Your task is to print all of the data word for word.
————
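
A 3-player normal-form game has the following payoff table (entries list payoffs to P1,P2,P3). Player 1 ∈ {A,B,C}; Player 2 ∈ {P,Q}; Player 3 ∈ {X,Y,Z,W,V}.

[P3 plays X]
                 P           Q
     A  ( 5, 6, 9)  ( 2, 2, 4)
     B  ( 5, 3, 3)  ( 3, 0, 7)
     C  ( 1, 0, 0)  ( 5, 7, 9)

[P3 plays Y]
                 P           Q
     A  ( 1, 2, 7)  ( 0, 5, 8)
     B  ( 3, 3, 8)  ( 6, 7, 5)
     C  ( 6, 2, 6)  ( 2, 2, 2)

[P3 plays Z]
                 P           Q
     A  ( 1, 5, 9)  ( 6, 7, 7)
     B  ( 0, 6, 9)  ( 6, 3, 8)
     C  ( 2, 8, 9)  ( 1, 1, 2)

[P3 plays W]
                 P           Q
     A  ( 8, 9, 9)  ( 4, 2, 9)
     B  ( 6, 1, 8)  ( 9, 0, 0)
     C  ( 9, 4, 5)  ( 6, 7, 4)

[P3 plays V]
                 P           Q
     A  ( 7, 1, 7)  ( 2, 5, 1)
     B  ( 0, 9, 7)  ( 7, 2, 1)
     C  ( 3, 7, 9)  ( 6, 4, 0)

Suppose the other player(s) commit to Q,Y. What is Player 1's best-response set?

P1 best: {B}

u_1(A vs Q,Y) = 0
u_1(B vs Q,Y) = 6
u_1(C vs Q,Y) = 2
max payoff 6 at {B}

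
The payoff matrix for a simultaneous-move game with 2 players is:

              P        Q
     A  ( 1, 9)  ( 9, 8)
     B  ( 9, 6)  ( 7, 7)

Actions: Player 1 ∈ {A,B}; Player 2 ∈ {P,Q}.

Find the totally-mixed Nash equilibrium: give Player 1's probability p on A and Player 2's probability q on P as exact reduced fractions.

P1 indiff ⇒ q·1+(1-q)·9 = q·9+(1-q)·7 ⇒ q(-8) = (1-q)(-2) ⇒ q = 1/5
P2 indiff ⇒ p·9+(1-p)·6 = p·8+(1-p)·7 ⇒ p(1) = (1-p)(1) ⇒ p = 1/2

(p,q) = (1/2, 1/5)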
————
- Result for this exercise:
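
A 3-player normal-form game has the following payoff table (entries list payoffs to P1,P2,P3). Player 1 ∈ {A,B,C}; Player 2 ∈ {P,Q}; Player 3 ∈ {X,Y,Z,W,V}.

[P3 plays X]
                 P           Q
     A  ( 5, 6, 9)  ( 2, 2, 4)
     B  ( 5, 3, 3)  ( 3, 0, 7)
     C  ( 1, 0, 0)  ( 5, 7, 9)

[P3 plays Y]
                 P           Q
     A  ( 1, 2, 7)  ( 0, 5, 8)
     B  ( 3, 3, 8)  ( 6, 7, 5)
     C  ( 6, 2, 6)  ( 2, 2, 2)

[P3 plays Z]
                 P           Q
     A  ( 1, 5, 9)  ( 6, 7, 7)
     B  ( 0, 6, 9)  ( 6, 3, 8)
     C  ( 2, 8, 9)  ( 1, 1, 2)

[P3 plays W]
                 P           Q
     A  ( 8, 9, 9)  ( 4, 2, 9)
     B  ( 6, 1, 8)  ( 9, 0, 0)
     C  ( 9, 4, 5)  ( 6, 7, 4)

[P3 plays V]
                 P           Q
     A  ( 7, 1, 7)  ( 2, 5, 1)
     B  ( 0, 9, 7)  ( 7, 2, 1)
     C  ( 3, 7, 9)  ( 6, 4, 0)

Suppose the other player(s) commit to Q,Y. What is Player 1's best-response set?

P1 best: {B}

u_1(A vs Q,Y) = 0
u_1(B vs Q,Y) = 6
u_1(C vs Q,Y) = 2
max payoff 6 at {B}

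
The payoff matrix for a simultaneous-move game with 2 players is:

              P        Q
     A  ( 1, 9)  ( 9, 8)
     B  ( 9, 6)  ( 7, 7)

Actions: Player 1 ∈ {A,B}; Player 2 ∈ {P,Q}.

Find the totally-mixed Nash equilibrium: give Player 1's probability p on A and Player 2's probability q on P as exact reduced fractions.

P1 indiff ⇒ q·1+(1-q)·9 = q·9+(1-q)·7 ⇒ q(-8) = (1-q)(-2) ⇒ q = 1/5
P2 indiff ⇒ p·9+(1-p)·6 = p·8+(1-p)·7 ⇒ p(1) = (1-p)(1) ⇒ p = 1/2

(p,q) = (1/2, 1/5)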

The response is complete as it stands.